-- Exercise input follows --

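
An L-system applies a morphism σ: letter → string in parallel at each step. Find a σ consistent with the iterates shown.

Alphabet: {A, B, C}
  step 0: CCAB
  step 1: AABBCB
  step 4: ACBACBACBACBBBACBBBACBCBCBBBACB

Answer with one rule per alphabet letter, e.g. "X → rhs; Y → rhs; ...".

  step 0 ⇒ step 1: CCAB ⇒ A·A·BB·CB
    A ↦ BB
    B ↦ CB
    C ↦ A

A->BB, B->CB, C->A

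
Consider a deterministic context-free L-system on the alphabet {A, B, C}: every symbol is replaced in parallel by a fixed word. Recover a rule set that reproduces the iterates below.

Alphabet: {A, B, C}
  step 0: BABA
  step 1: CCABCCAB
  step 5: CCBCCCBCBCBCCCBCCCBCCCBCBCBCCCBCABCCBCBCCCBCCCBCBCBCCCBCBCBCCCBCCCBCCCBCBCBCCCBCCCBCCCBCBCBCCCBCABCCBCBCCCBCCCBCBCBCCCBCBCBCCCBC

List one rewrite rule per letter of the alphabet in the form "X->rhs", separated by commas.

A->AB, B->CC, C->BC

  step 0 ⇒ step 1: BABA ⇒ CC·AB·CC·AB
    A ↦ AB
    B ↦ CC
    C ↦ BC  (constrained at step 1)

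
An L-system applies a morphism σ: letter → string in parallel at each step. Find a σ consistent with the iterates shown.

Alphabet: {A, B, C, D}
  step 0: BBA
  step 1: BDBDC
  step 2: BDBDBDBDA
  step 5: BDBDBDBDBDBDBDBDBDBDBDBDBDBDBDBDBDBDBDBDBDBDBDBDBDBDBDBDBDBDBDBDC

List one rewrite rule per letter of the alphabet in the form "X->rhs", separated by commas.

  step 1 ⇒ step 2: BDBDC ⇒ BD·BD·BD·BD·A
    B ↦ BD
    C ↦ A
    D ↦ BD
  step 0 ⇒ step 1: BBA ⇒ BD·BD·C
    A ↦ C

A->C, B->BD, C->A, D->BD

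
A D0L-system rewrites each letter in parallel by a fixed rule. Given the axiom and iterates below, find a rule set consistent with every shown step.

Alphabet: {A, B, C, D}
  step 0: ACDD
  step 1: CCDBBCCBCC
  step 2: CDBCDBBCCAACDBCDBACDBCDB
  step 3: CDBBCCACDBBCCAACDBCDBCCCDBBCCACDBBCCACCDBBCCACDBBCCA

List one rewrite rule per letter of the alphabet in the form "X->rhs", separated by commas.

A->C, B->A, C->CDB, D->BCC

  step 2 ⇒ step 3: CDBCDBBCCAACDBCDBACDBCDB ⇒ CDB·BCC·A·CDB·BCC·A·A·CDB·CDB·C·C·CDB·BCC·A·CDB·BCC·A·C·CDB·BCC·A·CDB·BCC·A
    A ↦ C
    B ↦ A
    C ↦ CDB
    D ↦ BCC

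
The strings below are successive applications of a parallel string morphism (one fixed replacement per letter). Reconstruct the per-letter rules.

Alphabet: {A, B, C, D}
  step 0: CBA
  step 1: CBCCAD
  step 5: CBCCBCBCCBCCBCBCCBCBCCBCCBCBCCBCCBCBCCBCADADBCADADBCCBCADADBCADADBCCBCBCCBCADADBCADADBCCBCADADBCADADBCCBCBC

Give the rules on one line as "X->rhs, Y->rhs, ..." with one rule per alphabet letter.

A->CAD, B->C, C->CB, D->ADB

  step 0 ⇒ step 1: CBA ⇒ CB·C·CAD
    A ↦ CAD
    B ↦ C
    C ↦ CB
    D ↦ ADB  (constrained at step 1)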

-- Exercise input concluded --
-- Exercise input follows --

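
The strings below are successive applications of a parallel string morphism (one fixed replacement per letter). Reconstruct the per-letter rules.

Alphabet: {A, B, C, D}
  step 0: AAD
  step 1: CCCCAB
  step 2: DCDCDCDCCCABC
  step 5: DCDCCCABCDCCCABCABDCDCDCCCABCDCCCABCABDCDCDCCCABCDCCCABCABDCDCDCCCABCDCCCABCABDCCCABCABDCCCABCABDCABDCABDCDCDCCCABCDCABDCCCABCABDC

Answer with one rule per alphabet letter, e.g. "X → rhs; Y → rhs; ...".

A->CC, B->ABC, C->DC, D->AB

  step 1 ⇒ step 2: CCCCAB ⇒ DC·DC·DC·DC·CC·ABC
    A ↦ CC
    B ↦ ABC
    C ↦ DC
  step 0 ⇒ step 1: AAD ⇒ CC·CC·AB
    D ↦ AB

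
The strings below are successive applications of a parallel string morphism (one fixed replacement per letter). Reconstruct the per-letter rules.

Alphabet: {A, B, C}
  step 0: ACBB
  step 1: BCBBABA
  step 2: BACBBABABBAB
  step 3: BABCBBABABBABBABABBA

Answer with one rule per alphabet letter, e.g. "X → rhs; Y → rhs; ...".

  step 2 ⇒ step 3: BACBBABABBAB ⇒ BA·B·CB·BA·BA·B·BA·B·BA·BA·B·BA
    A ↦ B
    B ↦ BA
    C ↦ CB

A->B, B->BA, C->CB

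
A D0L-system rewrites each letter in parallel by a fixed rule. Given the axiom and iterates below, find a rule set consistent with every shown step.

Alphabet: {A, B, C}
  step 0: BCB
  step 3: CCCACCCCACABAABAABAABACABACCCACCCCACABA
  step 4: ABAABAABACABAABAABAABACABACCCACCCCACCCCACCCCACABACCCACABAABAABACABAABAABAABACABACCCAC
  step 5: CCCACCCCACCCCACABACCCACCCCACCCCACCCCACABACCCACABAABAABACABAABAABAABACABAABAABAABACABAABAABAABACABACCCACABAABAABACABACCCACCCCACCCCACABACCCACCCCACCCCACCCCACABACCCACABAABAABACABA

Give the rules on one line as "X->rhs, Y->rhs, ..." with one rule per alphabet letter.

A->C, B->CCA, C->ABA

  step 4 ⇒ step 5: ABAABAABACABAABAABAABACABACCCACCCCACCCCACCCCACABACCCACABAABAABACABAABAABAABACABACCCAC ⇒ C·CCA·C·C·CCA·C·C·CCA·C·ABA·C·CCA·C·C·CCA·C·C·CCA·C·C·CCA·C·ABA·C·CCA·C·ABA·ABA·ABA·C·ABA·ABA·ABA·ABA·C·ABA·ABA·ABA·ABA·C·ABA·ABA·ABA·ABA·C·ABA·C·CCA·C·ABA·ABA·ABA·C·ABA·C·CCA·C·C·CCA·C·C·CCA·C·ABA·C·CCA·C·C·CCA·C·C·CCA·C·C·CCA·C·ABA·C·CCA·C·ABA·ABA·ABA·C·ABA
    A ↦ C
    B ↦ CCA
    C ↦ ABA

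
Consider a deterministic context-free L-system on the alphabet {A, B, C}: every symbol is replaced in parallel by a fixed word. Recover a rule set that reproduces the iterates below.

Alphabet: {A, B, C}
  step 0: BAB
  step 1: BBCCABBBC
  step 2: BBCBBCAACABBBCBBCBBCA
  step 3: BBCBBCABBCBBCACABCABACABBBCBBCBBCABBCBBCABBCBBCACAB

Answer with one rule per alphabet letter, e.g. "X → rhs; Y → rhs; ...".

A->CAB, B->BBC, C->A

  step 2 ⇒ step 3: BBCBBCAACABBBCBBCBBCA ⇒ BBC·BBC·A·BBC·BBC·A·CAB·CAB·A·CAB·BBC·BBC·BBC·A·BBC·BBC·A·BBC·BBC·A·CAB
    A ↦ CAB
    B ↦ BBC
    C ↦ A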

-- Exercise input concluded --
-- Exercise input follows --

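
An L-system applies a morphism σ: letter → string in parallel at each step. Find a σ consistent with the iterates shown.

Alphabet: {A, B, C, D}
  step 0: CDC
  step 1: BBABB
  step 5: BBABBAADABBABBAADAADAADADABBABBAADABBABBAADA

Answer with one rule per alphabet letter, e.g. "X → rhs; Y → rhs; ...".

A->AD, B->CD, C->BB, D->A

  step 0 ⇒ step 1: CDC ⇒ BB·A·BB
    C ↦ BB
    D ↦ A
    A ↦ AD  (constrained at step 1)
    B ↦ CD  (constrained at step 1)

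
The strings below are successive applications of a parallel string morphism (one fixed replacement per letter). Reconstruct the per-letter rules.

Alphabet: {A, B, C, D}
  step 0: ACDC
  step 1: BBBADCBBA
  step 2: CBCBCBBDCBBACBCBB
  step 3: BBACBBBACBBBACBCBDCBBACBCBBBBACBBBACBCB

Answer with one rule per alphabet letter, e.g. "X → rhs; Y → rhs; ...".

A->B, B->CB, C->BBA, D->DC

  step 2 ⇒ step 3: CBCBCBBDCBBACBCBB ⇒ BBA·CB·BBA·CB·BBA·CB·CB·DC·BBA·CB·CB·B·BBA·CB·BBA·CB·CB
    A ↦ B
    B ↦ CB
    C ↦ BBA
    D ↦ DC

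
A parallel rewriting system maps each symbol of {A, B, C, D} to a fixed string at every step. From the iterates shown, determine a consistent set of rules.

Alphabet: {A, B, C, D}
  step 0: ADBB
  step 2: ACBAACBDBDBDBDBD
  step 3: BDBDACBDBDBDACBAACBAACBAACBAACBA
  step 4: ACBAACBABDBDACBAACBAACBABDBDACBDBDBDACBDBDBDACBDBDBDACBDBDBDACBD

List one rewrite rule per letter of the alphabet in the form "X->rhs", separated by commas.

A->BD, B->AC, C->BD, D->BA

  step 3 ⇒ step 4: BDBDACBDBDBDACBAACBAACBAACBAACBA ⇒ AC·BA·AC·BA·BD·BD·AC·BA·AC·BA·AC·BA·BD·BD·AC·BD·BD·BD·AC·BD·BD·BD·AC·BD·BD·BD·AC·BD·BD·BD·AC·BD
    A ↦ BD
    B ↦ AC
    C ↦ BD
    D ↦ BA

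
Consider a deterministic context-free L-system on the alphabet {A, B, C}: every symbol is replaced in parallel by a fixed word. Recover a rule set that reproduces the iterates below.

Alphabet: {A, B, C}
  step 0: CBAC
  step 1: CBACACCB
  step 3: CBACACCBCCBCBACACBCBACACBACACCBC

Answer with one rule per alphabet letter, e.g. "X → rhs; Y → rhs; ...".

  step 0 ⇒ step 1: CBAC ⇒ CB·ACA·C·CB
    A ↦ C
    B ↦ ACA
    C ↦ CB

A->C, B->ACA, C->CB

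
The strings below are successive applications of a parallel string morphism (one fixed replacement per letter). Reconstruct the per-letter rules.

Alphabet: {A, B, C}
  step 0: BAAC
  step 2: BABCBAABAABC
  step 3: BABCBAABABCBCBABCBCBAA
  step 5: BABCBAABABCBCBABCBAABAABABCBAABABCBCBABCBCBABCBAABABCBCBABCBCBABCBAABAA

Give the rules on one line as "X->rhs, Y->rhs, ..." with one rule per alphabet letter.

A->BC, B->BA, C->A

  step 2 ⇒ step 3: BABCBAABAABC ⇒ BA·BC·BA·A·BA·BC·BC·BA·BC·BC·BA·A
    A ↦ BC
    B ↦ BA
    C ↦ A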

-- Exercise input concluded --

▶ **Required work**
Look back at the entries above. Retype the line with "step 1: CCDBBCCBCC", the line with "step 3: CDBBCCACDBBCCAACDBCDBCCCDBBCCACDBBCCACCDBBCCACDBBCCA", and all lines in between.

▶ **Answer box**
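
  step 1: CCDBBCCBCC
  step 2: CDBCDBBCCAACDBCDBACDBCDB
  step 3: CDBBCCACDBBCCAACDBCDBCCCDBBCCACDBBCCACCDBBCCACDBBCCA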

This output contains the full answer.